* [EXERCISE GOAL]: The answer is to be an exact copy of the lines below running from the line with "1. set_geometry(r = 42 mm, L = 196" down to the line with "2. rotate_crank_by(+60°)", both ends included, and nothing more.

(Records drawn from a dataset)
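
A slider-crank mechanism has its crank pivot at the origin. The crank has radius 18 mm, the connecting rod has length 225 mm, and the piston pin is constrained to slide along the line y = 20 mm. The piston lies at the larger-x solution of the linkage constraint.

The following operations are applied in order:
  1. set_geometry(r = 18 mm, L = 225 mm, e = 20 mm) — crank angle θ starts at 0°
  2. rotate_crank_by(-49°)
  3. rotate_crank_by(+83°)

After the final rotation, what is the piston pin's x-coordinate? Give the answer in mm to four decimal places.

239.7032

set_geometry: r = 18 mm, L = 225 mm, e = 20 mm; θ ← 0°
rotate_crank_by(-49°): θ ← 0° -49° = -49°
rotate_crank_by(+83°): θ ← -49° +83° = 34°
crank pin P = (r cos θ, r sin θ) = (14.922676, 10.065472)
h = r sin θ − e = 10.065472 − 20 = -9.934528
x = r cos θ + √(L² − h²) = 14.922676 + √(50625.0 − 98.6948) = 14.922676 + 224.780571 = 239.703247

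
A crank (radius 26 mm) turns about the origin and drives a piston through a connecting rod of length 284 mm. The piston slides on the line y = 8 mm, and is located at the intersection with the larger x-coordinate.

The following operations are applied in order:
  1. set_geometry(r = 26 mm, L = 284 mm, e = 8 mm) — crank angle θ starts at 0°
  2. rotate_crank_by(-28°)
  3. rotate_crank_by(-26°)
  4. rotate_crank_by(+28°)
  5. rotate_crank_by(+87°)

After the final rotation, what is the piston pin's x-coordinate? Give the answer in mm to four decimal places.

296.2223

set_geometry: r = 26 mm, L = 284 mm, e = 8 mm; θ ← 0°
rotate_crank_by(-28°): θ ← 0° -28° = -28°
rotate_crank_by(-26°): θ ← -28° -26° = -54°
rotate_crank_by(+28°): θ ← -54° +28° = -26°
rotate_crank_by(+87°): θ ← -26° +87° = 61°
crank pin P = (r cos θ, r sin θ) = (12.605050, 22.740112)
h = r sin θ − e = 22.740112 − 8 = 14.740112
x = r cos θ + √(L² − h²) = 12.605050 + √(80656.0 − 217.2709) = 12.605050 + 283.617223 = 296.222273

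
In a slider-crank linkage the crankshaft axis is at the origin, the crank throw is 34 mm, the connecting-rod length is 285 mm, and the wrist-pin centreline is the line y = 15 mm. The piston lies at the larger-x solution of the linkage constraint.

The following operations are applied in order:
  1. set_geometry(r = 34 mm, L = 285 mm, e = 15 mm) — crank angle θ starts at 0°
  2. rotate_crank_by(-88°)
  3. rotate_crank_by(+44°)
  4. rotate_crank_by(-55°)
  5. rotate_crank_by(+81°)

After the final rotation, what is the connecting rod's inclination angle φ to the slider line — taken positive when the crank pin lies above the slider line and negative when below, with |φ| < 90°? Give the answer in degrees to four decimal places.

-5.1347

set_geometry: r = 34 mm, L = 285 mm, e = 15 mm; θ ← 0°
rotate_crank_by(-88°): θ ← 0° -88° = -88°
rotate_crank_by(+44°): θ ← -88° +44° = -44°
rotate_crank_by(-55°): θ ← -44° -55° = -99°
rotate_crank_by(+81°): θ ← -99° +81° = -18°
crank pin P = (r cos θ, r sin θ) = (32.335922, -10.506578)
h = r sin θ − e = -10.506578 − 15 = -25.506578
sin φ = h / L = -25.506578 / 285 = -0.08949676
φ = arcsin(-0.08949676) = -5.134657°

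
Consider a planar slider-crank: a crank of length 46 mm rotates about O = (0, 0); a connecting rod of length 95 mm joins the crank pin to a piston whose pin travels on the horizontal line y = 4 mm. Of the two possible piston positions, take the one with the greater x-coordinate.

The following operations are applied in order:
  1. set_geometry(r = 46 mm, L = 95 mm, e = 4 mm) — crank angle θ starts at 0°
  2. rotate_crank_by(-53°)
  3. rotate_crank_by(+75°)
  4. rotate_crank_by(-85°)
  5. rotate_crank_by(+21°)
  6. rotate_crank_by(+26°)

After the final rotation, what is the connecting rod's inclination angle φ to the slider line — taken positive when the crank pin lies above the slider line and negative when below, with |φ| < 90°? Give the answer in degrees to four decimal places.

-10.1119

set_geometry: r = 46 mm, L = 95 mm, e = 4 mm; θ ← 0°
rotate_crank_by(-53°): θ ← 0° -53° = -53°
rotate_crank_by(+75°): θ ← -53° +75° = 22°
rotate_crank_by(-85°): θ ← 22° -85° = -63°
rotate_crank_by(+21°): θ ← -63° +21° = -42°
rotate_crank_by(+26°): θ ← -42° +26° = -16°
crank pin P = (r cos θ, r sin θ) = (44.218038, -12.679318)
h = r sin θ − e = -12.679318 − 4 = -16.679318
sin φ = h / L = -16.679318 / 95 = -0.17557177
φ = arcsin(-0.17557177) = -10.111933°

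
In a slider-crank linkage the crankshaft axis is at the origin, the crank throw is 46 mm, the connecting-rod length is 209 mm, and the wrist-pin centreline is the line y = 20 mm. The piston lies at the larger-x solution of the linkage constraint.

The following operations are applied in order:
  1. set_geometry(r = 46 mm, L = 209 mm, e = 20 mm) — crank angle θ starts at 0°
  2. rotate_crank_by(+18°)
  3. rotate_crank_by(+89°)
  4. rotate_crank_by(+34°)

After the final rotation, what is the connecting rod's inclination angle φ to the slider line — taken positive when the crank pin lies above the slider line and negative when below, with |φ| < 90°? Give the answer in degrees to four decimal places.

set_geometry: r = 46 mm, L = 209 mm, e = 20 mm; θ ← 0°
rotate_crank_by(+18°): θ ← 0° +18° = 18°
rotate_crank_by(+89°): θ ← 18° +89° = 107°
rotate_crank_by(+34°): θ ← 107° +34° = 141°
crank pin P = (r cos θ, r sin θ) = (-35.748714, 28.948738)
h = r sin θ − e = 28.948738 − 20 = 8.948738
sin φ = h / L = 8.948738 / 209 = 0.04281693
φ = arcsin(0.04281693) = 2.453979°

2.4540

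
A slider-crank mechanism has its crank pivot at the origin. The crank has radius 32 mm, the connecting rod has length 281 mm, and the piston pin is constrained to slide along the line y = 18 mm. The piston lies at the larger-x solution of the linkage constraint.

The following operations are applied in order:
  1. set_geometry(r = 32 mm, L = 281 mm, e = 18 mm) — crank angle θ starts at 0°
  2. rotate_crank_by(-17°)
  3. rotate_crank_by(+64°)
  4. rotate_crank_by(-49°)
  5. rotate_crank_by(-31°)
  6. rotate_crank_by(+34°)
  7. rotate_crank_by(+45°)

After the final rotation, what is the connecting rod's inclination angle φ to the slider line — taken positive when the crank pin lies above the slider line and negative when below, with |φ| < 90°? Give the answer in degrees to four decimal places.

1.0234

set_geometry: r = 32 mm, L = 281 mm, e = 18 mm; θ ← 0°
rotate_crank_by(-17°): θ ← 0° -17° = -17°
rotate_crank_by(+64°): θ ← -17° +64° = 47°
rotate_crank_by(-49°): θ ← 47° -49° = -2°
rotate_crank_by(-31°): θ ← -2° -31° = -33°
rotate_crank_by(+34°): θ ← -33° +34° = 1°
rotate_crank_by(+45°): θ ← 1° +45° = 46°
crank pin P = (r cos θ, r sin θ) = (22.229068, 23.018874)
h = r sin θ − e = 23.018874 − 18 = 5.018874
sin φ = h / L = 5.018874 / 281 = 0.01786076
φ = arcsin(0.01786076) = 1.023401°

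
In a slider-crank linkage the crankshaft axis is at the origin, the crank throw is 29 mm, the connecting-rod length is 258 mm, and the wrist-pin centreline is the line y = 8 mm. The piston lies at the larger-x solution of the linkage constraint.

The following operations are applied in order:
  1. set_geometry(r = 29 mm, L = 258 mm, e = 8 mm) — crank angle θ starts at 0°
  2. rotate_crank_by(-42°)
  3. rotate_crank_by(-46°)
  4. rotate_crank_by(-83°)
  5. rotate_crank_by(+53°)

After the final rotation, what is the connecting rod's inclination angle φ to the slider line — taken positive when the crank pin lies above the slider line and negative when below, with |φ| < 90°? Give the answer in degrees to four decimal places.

set_geometry: r = 29 mm, L = 258 mm, e = 8 mm; θ ← 0°
rotate_crank_by(-42°): θ ← 0° -42° = -42°
rotate_crank_by(-46°): θ ← -42° -46° = -88°
rotate_crank_by(-83°): θ ← -88° -83° = -171°
rotate_crank_by(+53°): θ ← -171° +53° = -118°
crank pin P = (r cos θ, r sin θ) = (-13.614675, -25.605480)
h = r sin θ − e = -25.605480 − 8 = -33.605480
sin φ = h / L = -33.605480 / 258 = -0.13025380
φ = arcsin(-0.13025380) = -7.484259°

-7.4843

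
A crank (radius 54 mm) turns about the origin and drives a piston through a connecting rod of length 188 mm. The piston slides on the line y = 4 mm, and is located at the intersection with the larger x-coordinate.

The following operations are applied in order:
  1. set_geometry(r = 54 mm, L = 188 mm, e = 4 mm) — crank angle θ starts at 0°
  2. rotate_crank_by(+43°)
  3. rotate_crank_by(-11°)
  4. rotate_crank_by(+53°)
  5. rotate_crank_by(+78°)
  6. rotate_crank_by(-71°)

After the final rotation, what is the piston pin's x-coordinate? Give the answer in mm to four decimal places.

set_geometry: r = 54 mm, L = 188 mm, e = 4 mm; θ ← 0°
rotate_crank_by(+43°): θ ← 0° +43° = 43°
rotate_crank_by(-11°): θ ← 43° -11° = 32°
rotate_crank_by(+53°): θ ← 32° +53° = 85°
rotate_crank_by(+78°): θ ← 85° +78° = 163°
rotate_crank_by(-71°): θ ← 163° -71° = 92°
crank pin P = (r cos θ, r sin θ) = (-1.884573, 53.967105)
h = r sin θ − e = 53.967105 − 4 = 49.967105
x = r cos θ + √(L² − h²) = -1.884573 + √(35344.0 − 2496.7115) = -1.884573 + 181.238209 = 179.353636

179.3536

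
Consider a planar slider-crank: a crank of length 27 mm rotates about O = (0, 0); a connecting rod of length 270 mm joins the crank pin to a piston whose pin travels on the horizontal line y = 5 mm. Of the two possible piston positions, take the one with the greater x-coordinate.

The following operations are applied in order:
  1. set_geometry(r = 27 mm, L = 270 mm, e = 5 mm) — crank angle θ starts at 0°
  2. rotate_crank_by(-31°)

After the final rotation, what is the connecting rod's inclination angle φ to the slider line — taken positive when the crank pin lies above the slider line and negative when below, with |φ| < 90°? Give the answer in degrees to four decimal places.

-4.0153

set_geometry: r = 27 mm, L = 270 mm, e = 5 mm; θ ← 0°
rotate_crank_by(-31°): θ ← 0° -31° = -31°
crank pin P = (r cos θ, r sin θ) = (23.143517, -13.906028)
h = r sin θ − e = -13.906028 − 5 = -18.906028
sin φ = h / L = -18.906028 / 270 = -0.07002233
φ = arcsin(-0.07002233) = -4.015270°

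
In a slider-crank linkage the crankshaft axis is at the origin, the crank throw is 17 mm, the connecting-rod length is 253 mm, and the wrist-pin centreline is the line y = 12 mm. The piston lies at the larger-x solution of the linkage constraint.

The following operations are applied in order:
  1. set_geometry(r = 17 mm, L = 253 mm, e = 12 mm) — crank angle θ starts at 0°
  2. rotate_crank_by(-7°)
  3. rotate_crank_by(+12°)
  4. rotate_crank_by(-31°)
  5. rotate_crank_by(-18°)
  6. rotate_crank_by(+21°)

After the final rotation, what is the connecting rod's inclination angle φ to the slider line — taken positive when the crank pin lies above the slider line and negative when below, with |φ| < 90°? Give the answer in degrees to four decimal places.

set_geometry: r = 17 mm, L = 253 mm, e = 12 mm; θ ← 0°
rotate_crank_by(-7°): θ ← 0° -7° = -7°
rotate_crank_by(+12°): θ ← -7° +12° = 5°
rotate_crank_by(-31°): θ ← 5° -31° = -26°
rotate_crank_by(-18°): θ ← -26° -18° = -44°
rotate_crank_by(+21°): θ ← -44° +21° = -23°
crank pin P = (r cos θ, r sin θ) = (15.648583, -6.642429)
h = r sin θ − e = -6.642429 − 12 = -18.642429
sin φ = h / L = -18.642429 / 253 = -0.07368549
φ = arcsin(-0.07368549) = -4.225697°

-4.2257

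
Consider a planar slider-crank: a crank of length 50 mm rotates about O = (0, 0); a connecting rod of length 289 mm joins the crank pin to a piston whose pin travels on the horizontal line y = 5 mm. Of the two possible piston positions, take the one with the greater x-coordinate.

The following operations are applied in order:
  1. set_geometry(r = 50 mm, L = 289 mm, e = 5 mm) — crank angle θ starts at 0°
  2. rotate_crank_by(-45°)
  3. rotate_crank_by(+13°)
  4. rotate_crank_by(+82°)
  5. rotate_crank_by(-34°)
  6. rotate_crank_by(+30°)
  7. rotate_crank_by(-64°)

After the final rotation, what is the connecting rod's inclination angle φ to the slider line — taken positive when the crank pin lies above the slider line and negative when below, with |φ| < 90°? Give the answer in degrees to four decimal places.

-4.0579

set_geometry: r = 50 mm, L = 289 mm, e = 5 mm; θ ← 0°
rotate_crank_by(-45°): θ ← 0° -45° = -45°
rotate_crank_by(+13°): θ ← -45° +13° = -32°
rotate_crank_by(+82°): θ ← -32° +82° = 50°
rotate_crank_by(-34°): θ ← 50° -34° = 16°
rotate_crank_by(+30°): θ ← 16° +30° = 46°
rotate_crank_by(-64°): θ ← 46° -64° = -18°
crank pin P = (r cos θ, r sin θ) = (47.552826, -15.450850)
h = r sin θ − e = -15.450850 − 5 = -20.450850
sin φ = h / L = -20.450850 / 289 = -0.07076419
φ = arcsin(-0.07076419) = -4.057881°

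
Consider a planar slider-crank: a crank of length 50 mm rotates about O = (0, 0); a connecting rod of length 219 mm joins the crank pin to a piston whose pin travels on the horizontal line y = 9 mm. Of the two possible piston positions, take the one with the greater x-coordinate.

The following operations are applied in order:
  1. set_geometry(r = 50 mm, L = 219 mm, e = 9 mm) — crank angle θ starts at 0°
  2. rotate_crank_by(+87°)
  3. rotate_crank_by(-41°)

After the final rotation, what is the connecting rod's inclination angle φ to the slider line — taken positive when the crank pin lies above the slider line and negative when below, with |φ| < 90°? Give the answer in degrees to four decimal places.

set_geometry: r = 50 mm, L = 219 mm, e = 9 mm; θ ← 0°
rotate_crank_by(+87°): θ ← 0° +87° = 87°
rotate_crank_by(-41°): θ ← 87° -41° = 46°
crank pin P = (r cos θ, r sin θ) = (34.732919, 35.966990)
h = r sin θ − e = 35.966990 − 9 = 26.966990
sin φ = h / L = 26.966990 / 219 = 0.12313694
φ = arcsin(0.12313694) = 7.073179°

7.0732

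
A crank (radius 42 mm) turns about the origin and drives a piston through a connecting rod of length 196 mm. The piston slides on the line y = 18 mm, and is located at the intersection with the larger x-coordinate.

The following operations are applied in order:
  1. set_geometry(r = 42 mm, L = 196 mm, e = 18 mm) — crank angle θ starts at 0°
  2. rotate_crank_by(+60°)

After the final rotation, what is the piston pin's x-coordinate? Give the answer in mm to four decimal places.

set_geometry: r = 42 mm, L = 196 mm, e = 18 mm; θ ← 0°
rotate_crank_by(+60°): θ ← 0° +60° = 60°
crank pin P = (r cos θ, r sin θ) = (21.000000, 36.373067)
h = r sin θ − e = 36.373067 − 18 = 18.373067
x = r cos θ + √(L² − h²) = 21.000000 + √(38416.0 − 337.5696) = 21.000000 + 195.136953 = 216.136953

216.1370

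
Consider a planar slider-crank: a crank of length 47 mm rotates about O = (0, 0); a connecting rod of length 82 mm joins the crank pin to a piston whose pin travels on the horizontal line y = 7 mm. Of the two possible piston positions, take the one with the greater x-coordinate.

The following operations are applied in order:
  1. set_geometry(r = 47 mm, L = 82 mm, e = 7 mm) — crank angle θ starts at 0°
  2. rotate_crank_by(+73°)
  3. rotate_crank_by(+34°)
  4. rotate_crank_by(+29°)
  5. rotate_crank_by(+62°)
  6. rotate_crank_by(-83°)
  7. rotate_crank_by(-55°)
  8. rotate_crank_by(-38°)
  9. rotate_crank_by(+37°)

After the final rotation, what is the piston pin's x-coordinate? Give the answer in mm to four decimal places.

99.1467

set_geometry: r = 47 mm, L = 82 mm, e = 7 mm; θ ← 0°
rotate_crank_by(+73°): θ ← 0° +73° = 73°
rotate_crank_by(+34°): θ ← 73° +34° = 107°
rotate_crank_by(+29°): θ ← 107° +29° = 136°
rotate_crank_by(+62°): θ ← 136° +62° = 198°
rotate_crank_by(-83°): θ ← 198° -83° = 115°
rotate_crank_by(-55°): θ ← 115° -55° = 60°
rotate_crank_by(-38°): θ ← 60° -38° = 22°
rotate_crank_by(+37°): θ ← 22° +37° = 59°
crank pin P = (r cos θ, r sin θ) = (24.206790, 40.286863)
h = r sin θ − e = 40.286863 − 7 = 33.286863
x = r cos θ + √(L² − h²) = 24.206790 + √(6724.0 − 1108.0153) = 24.206790 + 74.939874 = 99.146664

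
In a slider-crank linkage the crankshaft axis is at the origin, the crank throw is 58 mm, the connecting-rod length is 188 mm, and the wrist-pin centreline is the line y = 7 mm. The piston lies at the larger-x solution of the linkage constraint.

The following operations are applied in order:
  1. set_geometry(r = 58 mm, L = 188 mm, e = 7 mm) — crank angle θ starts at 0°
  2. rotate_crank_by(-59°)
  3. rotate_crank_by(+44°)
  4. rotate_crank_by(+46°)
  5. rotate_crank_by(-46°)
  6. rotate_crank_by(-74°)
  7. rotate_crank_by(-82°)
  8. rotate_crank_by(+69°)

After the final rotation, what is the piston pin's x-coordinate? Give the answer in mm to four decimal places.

set_geometry: r = 58 mm, L = 188 mm, e = 7 mm; θ ← 0°
rotate_crank_by(-59°): θ ← 0° -59° = -59°
rotate_crank_by(+44°): θ ← -59° +44° = -15°
rotate_crank_by(+46°): θ ← -15° +46° = 31°
rotate_crank_by(-46°): θ ← 31° -46° = -15°
rotate_crank_by(-74°): θ ← -15° -74° = -89°
rotate_crank_by(-82°): θ ← -89° -82° = -171°
rotate_crank_by(+69°): θ ← -171° +69° = -102°
crank pin P = (r cos θ, r sin θ) = (-12.058878, -56.732561)
h = r sin θ − e = -56.732561 − 7 = -63.732561
x = r cos θ + √(L² − h²) = -12.058878 + √(35344.0 − 4061.8393) = -12.058878 + 176.867636 = 164.808758

164.8088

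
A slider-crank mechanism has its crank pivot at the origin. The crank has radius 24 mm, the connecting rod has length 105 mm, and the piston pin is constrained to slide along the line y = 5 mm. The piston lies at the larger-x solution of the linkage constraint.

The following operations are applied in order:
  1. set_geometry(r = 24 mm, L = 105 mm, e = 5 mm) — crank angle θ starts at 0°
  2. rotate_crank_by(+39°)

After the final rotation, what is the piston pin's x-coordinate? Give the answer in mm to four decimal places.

set_geometry: r = 24 mm, L = 105 mm, e = 5 mm; θ ← 0°
rotate_crank_by(+39°): θ ← 0° +39° = 39°
crank pin P = (r cos θ, r sin θ) = (18.651503, 15.103689)
h = r sin θ − e = 15.103689 − 5 = 10.103689
x = r cos θ + √(L² − h²) = 18.651503 + √(11025.0 − 102.0845) = 18.651503 + 104.512753 = 123.164256

123.1643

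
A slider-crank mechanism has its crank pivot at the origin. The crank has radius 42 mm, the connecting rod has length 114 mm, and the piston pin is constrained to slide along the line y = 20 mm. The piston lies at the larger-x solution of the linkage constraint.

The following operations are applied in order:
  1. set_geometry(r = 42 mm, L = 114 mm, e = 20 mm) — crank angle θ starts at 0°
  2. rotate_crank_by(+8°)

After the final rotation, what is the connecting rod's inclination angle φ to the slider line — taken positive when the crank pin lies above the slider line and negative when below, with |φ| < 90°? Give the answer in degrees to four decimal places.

set_geometry: r = 42 mm, L = 114 mm, e = 20 mm; θ ← 0°
rotate_crank_by(+8°): θ ← 0° +8° = 8°
crank pin P = (r cos θ, r sin θ) = (41.591259, 5.845270)
h = r sin θ − e = 5.845270 − 20 = -14.154730
sin φ = h / L = -14.154730 / 114 = -0.12416430
φ = arcsin(-0.12416430) = -7.132498°

-7.1325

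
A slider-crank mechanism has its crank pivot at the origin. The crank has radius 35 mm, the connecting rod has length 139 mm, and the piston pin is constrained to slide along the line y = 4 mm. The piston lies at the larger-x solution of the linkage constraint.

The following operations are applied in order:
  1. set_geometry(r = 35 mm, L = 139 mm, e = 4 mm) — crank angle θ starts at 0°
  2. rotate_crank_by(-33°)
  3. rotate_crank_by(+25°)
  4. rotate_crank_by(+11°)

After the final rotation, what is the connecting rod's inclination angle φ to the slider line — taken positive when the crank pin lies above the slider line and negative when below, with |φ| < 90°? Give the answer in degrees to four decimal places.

set_geometry: r = 35 mm, L = 139 mm, e = 4 mm; θ ← 0°
rotate_crank_by(-33°): θ ← 0° -33° = -33°
rotate_crank_by(+25°): θ ← -33° +25° = -8°
rotate_crank_by(+11°): θ ← -8° +11° = 3°
crank pin P = (r cos θ, r sin θ) = (34.952034, 1.831758)
h = r sin θ − e = 1.831758 − 4 = -2.168242
sin φ = h / L = -2.168242 / 139 = -0.01559886
φ = arcsin(-0.01559886) = -0.893785°

-0.8938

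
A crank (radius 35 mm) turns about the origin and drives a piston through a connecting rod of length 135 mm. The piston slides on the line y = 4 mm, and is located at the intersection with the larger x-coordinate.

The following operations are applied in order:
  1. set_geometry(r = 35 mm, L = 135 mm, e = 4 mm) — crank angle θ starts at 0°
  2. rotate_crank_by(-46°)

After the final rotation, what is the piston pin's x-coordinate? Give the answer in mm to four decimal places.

set_geometry: r = 35 mm, L = 135 mm, e = 4 mm; θ ← 0°
rotate_crank_by(-46°): θ ← 0° -46° = -46°
crank pin P = (r cos θ, r sin θ) = (24.313043, -25.176893)
h = r sin θ − e = -25.176893 − 4 = -29.176893
x = r cos θ + √(L² − h²) = 24.313043 + √(18225.0 − 851.2911) = 24.313043 + 131.809366 = 156.122409

156.1224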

* [ANSWER SECTION]:
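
  1. set_geometry(r = 42 mm, L = 196 mm, e = 18 mm) — crank angle θ starts at 0°
  2. rotate_crank_by(+60°)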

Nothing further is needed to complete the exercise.